--- Required work ---
The required lines are those that contain "Answer"; pull them out of the data and copy them.

=-=-=-=-=

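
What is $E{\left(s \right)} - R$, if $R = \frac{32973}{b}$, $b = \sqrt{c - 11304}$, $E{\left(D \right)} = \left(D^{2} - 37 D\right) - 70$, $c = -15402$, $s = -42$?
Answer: $3248 + \frac{10991 i \sqrt{26706}}{8902} \approx 3248.0 + 201.77 i$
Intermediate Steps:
$E{\left(D \right)} = -70 + D^{2} - 37 D$
$b = i \sqrt{26706}$ ($b = \sqrt{-15402 - 11304} = \sqrt{-26706} = i \sqrt{26706} \approx 163.42 i$)
$R = - \frac{10991 i \sqrt{26706}}{8902}$ ($R = \frac{32973}{i \sqrt{26706}} = 32973 \left(- \frac{i \sqrt{26706}}{26706}\right) = - \frac{10991 i \sqrt{26706}}{8902} \approx - 201.77 i$)
$E{\left(s \right)} - R = \left(-70 + \left(-42\right)^{2} - -1554\right) - - \frac{10991 i \sqrt{26706}}{8902} = \left(-70 + 1764 + 1554\right) + \frac{10991 i \sqrt{26706}}{8902} = 3248 + \frac{10991 i \sqrt{26706}}{8902}$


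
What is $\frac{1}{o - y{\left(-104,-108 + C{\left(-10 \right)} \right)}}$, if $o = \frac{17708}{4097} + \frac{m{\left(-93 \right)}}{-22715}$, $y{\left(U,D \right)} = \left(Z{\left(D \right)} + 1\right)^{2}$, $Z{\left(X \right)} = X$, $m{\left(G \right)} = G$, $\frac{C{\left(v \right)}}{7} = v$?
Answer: $- \frac{93063355}{2915179230554} \approx -3.1924 \cdot 10^{-5}$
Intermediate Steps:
$C{\left(v \right)} = 7 v$
$y{\left(U,D \right)} = \left(1 + D\right)^{2}$ ($y{\left(U,D \right)} = \left(D + 1\right)^{2} = \left(1 + D\right)^{2}$)
$o = \frac{402618241}{93063355}$ ($o = \frac{17708}{4097} - \frac{93}{-22715} = 17708 \cdot \frac{1}{4097} - - \frac{93}{22715} = \frac{17708}{4097} + \frac{93}{22715} = \frac{402618241}{93063355} \approx 4.3263$)
$\frac{1}{o - y{\left(-104,-108 + C{\left(-10 \right)} \right)}} = \frac{1}{\frac{402618241}{93063355} - \left(1 + \left(-108 + 7 \left(-10\right)\right)\right)^{2}} = \frac{1}{\frac{402618241}{93063355} - \left(1 - 178\right)^{2}} = \frac{1}{\frac{402618241}{93063355} - \left(-177\right)^{2}} = \frac{1}{\frac{402618241}{93063355} - 31329} = \frac{1}{- \frac{2915179230554}{93063355}} = - \frac{93063355}{2915179230554}$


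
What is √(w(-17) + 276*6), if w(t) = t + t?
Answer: √1622 ≈ 40.274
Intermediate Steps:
w(t) = 2*t
√(w(-17) + 276*6) = √(2*(-17) + 276*6) = √(-34 + 1656) = √1622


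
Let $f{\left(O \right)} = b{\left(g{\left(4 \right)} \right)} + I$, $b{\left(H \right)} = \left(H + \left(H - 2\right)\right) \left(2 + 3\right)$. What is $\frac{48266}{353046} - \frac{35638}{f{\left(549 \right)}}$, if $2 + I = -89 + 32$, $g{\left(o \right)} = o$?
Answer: $\frac{216952639}{176523} \approx 1229.0$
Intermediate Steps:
$b{\left(H \right)} = -10 + 10 H$ ($b{\left(H \right)} = \left(H + \left(-2 + H\right)\right) 5 = \left(-2 + 2 H\right) 5 = -10 + 10 H$)
$I = -59$ ($I = -2 + \left(-89 + 32\right) = -2 - 57 = -59$)
$f{\left(O \right)} = -29$ ($f{\left(O \right)} = \left(-10 + 10 \cdot 4\right) - 59 = \left(-10 + 40\right) - 59 = 30 - 59 = -29$)
$\frac{48266}{353046} - \frac{35638}{f{\left(549 \right)}} = \frac{48266}{353046} - \frac{35638}{-29} = 48266 \cdot \frac{1}{353046} - - \frac{35638}{29} = \frac{24133}{176523} + \frac{35638}{29} = \frac{216952639}{176523}$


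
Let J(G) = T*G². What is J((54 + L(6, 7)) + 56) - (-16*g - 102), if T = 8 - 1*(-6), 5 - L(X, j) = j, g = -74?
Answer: 162214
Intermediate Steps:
L(X, j) = 5 - j
T = 14 (T = 8 + 6 = 14)
J(G) = 14*G²
J((54 + L(6, 7)) + 56) - (-16*g - 102) = 14*((54 + (5 - 1*7)) + 56)² - (-16*(-74) - 102) = 14*((54 + (5 - 7)) + 56)² - (1184 - 102) = 14*((54 - 2) + 56)² - 1*1082 = 14*(52 + 56)² - 1082 = 14*108² - 1082 = 14*11664 - 1082 = 163296 - 1082 = 162214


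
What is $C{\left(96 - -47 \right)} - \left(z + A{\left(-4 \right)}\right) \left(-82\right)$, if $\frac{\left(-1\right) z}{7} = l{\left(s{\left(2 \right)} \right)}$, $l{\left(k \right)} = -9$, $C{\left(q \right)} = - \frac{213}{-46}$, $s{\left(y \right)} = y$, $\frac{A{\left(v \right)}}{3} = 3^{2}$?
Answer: $\frac{339693}{46} \approx 7384.6$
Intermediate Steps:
$A{\left(v \right)} = 27$ ($A{\left(v \right)} = 3 \cdot 3^{2} = 3 \cdot 9 = 27$)
$C{\left(q \right)} = \frac{213}{46}$ ($C{\left(q \right)} = \left(-213\right) \left(- \frac{1}{46}\right) = \frac{213}{46}$)
$z = 63$ ($z = \left(-7\right) \left(-9\right) = 63$)
$C{\left(96 - -47 \right)} - \left(z + A{\left(-4 \right)}\right) \left(-82\right) = \frac{213}{46} - \left(63 + 27\right) \left(-82\right) = \frac{213}{46} - 90 \left(-82\right) = \frac{213}{46} - -7380 = \frac{213}{46} + 7380 = \frac{339693}{46}$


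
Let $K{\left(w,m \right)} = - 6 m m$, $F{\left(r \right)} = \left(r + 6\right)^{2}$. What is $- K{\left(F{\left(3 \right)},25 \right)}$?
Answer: $3750$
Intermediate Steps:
$F{\left(r \right)} = \left(6 + r\right)^{2}$
$K{\left(w,m \right)} = - 6 m^{2}$
$- K{\left(F{\left(3 \right)},25 \right)} = - \left(-6\right) 25^{2} = - \left(-6\right) 625 = \left(-1\right) \left(-3750\right) = 3750$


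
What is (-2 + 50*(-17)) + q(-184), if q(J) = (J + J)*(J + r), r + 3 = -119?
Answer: 111756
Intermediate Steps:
r = -122 (r = -3 - 119 = -122)
q(J) = 2*J*(-122 + J) (q(J) = (J + J)*(J - 122) = (2*J)*(-122 + J) = 2*J*(-122 + J))
(-2 + 50*(-17)) + q(-184) = (-2 + 50*(-17)) + 2*(-184)*(-122 - 184) = (-2 - 850) + 2*(-184)*(-306) = -852 + 112608 = 111756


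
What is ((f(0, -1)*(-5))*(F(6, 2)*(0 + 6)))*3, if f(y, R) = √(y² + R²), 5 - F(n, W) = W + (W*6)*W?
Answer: 1890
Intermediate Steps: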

=-=-=-=-=

--- Task solution ---
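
Answer: $3248 + \frac{10991 i \sqrt{26706}}{8902} \approx 3248.0 + 201.77 i$
Answer: $- \frac{93063355}{2915179230554} \approx -3.1924 \cdot 10^{-5}$
Answer: √1622 ≈ 40.274
Answer: $\frac{216952639}{176523} \approx 1229.0$
Answer: 162214
Answer: $\frac{339693}{46} \approx 7384.6$
Answer: $3750$
Answer: 111756
Answer: 1890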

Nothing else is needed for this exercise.